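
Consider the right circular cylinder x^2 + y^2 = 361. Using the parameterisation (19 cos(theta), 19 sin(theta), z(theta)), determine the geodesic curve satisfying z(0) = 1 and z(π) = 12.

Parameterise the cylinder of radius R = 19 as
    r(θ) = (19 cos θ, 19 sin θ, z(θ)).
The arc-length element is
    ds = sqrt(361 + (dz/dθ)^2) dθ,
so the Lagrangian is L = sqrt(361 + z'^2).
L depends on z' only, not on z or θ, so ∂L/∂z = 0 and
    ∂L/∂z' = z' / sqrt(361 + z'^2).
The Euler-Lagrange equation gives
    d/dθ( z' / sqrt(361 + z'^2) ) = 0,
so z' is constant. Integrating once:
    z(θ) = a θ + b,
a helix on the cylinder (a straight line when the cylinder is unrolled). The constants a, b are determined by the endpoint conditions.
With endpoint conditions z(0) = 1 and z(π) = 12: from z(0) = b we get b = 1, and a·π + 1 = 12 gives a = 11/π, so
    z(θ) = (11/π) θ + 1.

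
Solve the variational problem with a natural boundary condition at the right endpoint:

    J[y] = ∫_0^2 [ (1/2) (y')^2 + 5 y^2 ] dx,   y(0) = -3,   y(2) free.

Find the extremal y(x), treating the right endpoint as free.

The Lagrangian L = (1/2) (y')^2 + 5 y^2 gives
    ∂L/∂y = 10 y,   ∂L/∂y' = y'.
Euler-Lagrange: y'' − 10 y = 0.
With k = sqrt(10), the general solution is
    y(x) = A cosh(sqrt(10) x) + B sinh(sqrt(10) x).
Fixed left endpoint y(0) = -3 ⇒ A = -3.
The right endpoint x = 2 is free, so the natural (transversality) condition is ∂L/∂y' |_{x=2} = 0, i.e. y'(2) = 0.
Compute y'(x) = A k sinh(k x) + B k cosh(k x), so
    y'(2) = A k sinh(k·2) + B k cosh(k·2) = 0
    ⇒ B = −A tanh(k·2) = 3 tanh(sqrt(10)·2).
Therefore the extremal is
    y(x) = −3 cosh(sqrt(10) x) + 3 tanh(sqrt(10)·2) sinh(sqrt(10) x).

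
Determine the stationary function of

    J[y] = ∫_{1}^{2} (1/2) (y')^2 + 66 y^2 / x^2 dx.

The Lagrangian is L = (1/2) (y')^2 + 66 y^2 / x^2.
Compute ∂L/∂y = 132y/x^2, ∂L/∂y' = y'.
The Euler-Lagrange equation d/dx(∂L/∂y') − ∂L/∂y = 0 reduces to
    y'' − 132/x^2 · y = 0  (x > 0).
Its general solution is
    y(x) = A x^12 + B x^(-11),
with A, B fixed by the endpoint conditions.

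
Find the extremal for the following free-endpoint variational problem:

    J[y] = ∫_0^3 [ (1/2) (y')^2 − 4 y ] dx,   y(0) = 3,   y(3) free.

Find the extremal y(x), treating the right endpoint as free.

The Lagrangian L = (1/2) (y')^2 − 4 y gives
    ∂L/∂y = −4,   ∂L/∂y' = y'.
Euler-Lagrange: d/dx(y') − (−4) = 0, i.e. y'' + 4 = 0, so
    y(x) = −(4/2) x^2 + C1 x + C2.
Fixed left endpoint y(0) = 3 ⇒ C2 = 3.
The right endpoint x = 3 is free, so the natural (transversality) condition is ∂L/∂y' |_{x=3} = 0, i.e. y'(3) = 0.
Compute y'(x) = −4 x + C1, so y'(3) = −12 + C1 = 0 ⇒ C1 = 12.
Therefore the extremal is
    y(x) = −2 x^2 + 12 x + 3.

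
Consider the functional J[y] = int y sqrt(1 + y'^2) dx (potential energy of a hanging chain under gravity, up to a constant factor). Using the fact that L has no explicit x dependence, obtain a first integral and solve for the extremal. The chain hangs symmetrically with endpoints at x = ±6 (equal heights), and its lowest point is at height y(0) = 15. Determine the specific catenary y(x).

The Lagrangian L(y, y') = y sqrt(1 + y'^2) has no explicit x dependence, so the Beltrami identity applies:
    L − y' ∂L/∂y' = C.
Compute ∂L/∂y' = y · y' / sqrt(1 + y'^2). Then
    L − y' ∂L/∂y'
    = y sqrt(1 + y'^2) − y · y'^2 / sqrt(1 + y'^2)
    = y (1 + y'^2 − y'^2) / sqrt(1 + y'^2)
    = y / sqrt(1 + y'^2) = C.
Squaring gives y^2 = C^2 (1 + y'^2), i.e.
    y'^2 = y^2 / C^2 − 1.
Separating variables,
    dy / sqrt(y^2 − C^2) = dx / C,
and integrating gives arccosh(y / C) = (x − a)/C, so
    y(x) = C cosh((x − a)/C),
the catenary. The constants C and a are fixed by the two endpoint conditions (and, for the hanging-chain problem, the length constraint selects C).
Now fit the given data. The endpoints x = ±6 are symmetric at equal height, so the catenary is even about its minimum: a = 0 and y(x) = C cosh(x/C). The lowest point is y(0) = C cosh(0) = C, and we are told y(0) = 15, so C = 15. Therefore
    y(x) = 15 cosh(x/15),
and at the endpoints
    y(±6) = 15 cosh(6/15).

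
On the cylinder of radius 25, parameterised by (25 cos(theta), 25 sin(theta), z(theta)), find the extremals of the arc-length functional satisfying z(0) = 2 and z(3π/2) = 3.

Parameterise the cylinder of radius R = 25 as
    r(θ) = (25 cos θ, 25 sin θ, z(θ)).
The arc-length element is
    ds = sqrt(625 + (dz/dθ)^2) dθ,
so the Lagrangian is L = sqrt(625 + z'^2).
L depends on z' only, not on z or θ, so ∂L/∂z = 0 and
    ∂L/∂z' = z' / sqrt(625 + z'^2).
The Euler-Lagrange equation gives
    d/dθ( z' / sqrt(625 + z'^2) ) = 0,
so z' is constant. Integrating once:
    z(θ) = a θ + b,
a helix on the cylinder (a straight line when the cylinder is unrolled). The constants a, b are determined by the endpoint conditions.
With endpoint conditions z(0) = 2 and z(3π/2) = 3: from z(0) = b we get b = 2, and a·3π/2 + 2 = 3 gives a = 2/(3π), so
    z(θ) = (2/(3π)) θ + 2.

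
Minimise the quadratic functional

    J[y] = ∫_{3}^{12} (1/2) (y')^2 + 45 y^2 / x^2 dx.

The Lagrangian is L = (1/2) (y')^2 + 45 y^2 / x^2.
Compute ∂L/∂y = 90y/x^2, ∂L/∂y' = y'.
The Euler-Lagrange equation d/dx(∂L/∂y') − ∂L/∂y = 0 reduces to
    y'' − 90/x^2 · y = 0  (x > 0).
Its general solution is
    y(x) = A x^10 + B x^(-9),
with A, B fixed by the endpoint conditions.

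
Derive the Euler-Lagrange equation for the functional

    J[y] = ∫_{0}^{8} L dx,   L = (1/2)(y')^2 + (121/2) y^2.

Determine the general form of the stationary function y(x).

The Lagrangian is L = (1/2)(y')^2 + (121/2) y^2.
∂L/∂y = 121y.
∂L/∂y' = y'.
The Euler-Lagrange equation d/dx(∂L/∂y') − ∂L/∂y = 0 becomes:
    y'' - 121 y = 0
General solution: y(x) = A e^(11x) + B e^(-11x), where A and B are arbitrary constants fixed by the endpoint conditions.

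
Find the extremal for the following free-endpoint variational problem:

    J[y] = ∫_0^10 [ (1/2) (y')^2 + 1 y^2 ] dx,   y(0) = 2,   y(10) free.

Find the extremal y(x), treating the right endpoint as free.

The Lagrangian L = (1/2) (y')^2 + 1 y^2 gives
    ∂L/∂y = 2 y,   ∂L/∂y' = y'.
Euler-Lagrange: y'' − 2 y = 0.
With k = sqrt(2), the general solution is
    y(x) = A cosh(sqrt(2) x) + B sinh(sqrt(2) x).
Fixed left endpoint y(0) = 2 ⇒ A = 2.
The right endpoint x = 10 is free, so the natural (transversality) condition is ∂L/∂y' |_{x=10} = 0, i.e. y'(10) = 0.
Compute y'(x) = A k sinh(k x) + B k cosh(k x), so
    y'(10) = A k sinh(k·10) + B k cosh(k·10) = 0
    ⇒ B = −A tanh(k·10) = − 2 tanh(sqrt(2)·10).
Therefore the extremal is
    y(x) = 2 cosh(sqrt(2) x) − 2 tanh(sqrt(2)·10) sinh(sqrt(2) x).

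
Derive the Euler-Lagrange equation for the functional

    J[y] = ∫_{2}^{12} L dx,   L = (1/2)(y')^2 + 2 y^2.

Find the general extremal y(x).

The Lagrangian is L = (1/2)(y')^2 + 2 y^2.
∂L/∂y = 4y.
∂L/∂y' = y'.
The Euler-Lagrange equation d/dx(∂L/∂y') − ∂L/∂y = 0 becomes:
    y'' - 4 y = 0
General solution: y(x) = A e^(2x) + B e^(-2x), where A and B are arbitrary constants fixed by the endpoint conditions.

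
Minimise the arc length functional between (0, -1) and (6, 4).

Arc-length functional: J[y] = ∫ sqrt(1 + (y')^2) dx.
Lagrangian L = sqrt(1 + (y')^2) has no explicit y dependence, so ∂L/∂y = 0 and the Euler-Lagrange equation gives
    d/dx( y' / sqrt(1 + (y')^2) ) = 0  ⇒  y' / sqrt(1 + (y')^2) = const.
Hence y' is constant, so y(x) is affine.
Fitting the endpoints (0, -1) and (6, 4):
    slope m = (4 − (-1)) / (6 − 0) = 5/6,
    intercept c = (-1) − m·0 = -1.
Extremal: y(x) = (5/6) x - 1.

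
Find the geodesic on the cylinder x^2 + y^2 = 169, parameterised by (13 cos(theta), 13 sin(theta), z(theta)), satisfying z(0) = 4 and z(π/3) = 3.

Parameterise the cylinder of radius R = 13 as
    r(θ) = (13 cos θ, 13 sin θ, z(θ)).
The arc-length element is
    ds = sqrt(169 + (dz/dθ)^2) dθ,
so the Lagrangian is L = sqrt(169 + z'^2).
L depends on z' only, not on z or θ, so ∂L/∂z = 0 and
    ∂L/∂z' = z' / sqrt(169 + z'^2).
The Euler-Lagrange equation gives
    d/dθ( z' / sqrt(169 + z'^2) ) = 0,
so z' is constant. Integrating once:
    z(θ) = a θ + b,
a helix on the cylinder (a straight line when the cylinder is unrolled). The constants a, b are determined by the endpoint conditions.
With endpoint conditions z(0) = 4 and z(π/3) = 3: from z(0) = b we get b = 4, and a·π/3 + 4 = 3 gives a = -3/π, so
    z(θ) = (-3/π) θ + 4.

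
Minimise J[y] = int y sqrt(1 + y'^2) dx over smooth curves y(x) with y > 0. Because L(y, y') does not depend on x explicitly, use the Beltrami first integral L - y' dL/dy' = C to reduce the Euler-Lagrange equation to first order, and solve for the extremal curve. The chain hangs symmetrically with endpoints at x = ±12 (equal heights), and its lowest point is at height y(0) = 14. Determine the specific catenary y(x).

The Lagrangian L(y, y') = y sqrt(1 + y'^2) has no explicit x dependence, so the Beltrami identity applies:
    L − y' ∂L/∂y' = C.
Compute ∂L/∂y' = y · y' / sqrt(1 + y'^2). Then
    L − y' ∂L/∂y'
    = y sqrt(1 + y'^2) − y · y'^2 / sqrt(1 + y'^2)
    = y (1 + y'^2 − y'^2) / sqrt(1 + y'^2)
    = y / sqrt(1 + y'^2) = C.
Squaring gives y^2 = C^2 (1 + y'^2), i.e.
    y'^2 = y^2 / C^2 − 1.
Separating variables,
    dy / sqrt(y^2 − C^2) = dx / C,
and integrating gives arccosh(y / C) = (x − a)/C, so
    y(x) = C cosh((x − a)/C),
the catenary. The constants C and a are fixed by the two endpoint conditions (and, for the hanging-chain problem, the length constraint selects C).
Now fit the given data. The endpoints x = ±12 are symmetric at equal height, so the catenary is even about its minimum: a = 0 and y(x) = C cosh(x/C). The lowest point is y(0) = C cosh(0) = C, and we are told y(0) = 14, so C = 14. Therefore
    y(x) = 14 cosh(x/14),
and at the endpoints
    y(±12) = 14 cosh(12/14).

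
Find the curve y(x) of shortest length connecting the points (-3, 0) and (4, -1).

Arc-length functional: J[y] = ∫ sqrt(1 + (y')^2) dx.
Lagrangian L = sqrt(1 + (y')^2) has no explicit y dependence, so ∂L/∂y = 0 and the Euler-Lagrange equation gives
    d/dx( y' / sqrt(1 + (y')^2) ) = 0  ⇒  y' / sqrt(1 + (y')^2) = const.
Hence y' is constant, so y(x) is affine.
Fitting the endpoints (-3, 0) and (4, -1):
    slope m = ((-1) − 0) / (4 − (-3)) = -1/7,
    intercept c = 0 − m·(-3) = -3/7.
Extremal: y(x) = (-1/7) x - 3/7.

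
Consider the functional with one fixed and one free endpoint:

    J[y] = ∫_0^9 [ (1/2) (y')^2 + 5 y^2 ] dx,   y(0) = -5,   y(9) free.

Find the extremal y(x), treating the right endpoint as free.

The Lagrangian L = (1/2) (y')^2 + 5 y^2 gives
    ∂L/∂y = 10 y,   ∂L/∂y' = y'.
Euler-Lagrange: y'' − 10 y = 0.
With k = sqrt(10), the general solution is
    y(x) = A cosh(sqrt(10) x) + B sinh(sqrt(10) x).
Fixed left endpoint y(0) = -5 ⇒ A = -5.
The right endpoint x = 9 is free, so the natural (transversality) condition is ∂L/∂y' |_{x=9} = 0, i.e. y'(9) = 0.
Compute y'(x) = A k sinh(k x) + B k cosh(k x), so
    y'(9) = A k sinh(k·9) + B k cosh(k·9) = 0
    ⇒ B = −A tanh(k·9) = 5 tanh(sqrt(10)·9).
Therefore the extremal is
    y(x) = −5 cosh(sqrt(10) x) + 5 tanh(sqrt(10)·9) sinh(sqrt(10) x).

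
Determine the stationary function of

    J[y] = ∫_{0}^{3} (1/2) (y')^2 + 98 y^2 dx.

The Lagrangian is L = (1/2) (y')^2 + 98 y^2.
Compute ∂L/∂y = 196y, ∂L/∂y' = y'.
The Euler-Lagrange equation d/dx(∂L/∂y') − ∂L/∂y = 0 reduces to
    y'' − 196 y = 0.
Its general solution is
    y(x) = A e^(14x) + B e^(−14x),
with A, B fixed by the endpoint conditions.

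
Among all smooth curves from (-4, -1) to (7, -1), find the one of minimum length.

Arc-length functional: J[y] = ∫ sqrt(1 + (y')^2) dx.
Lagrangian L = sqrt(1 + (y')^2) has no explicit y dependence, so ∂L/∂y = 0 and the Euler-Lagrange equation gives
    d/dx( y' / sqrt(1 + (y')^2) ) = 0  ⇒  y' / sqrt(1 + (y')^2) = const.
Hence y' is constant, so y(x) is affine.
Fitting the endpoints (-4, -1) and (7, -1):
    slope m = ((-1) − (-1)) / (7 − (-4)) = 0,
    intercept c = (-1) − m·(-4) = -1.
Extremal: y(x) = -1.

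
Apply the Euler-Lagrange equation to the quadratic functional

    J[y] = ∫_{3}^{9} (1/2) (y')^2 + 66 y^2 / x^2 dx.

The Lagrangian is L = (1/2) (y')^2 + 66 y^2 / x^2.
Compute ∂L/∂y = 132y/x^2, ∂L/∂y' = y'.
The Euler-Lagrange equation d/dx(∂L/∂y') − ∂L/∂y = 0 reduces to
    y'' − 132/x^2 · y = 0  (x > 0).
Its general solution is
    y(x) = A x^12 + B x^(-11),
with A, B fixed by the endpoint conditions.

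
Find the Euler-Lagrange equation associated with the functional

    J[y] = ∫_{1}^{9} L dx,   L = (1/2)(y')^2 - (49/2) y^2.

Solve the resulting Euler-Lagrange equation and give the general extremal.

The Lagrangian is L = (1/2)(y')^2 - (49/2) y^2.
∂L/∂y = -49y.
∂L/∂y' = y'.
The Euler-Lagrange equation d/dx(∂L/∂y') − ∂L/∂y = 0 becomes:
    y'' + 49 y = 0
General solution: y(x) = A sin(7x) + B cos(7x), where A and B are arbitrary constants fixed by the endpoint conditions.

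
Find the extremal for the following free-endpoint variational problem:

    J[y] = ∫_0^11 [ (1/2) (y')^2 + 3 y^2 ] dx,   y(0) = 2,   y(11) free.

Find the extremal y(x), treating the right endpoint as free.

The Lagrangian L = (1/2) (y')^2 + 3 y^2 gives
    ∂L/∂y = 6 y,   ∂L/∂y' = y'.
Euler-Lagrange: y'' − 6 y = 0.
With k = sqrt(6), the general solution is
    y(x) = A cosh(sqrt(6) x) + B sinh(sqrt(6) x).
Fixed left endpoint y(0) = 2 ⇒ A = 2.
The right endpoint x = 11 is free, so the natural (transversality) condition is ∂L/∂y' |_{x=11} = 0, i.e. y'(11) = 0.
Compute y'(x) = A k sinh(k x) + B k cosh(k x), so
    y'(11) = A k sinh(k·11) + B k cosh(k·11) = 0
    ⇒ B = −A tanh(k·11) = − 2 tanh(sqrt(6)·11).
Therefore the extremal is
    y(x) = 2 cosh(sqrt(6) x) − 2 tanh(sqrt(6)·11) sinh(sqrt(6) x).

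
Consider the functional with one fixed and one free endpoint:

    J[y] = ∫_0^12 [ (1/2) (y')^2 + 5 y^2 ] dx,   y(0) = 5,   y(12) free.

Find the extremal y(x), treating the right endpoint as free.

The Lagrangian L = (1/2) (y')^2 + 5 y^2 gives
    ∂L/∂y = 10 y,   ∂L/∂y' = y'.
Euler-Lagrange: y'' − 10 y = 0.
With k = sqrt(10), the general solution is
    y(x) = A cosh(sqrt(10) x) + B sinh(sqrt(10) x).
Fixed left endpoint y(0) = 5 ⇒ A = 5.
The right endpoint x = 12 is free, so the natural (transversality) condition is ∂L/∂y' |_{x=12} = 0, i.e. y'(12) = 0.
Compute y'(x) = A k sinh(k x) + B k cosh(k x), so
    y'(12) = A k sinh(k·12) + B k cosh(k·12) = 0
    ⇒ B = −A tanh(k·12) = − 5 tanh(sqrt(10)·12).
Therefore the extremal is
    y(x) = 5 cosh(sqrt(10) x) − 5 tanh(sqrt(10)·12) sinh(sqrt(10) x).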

WORK ITEM:
Among the lines above, please find those with "quadratic" and copy them.

RESULT OF THIS TASK:
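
Minimise the quadratic functional
Apply the Euler-Lagrange equation to the quadratic functional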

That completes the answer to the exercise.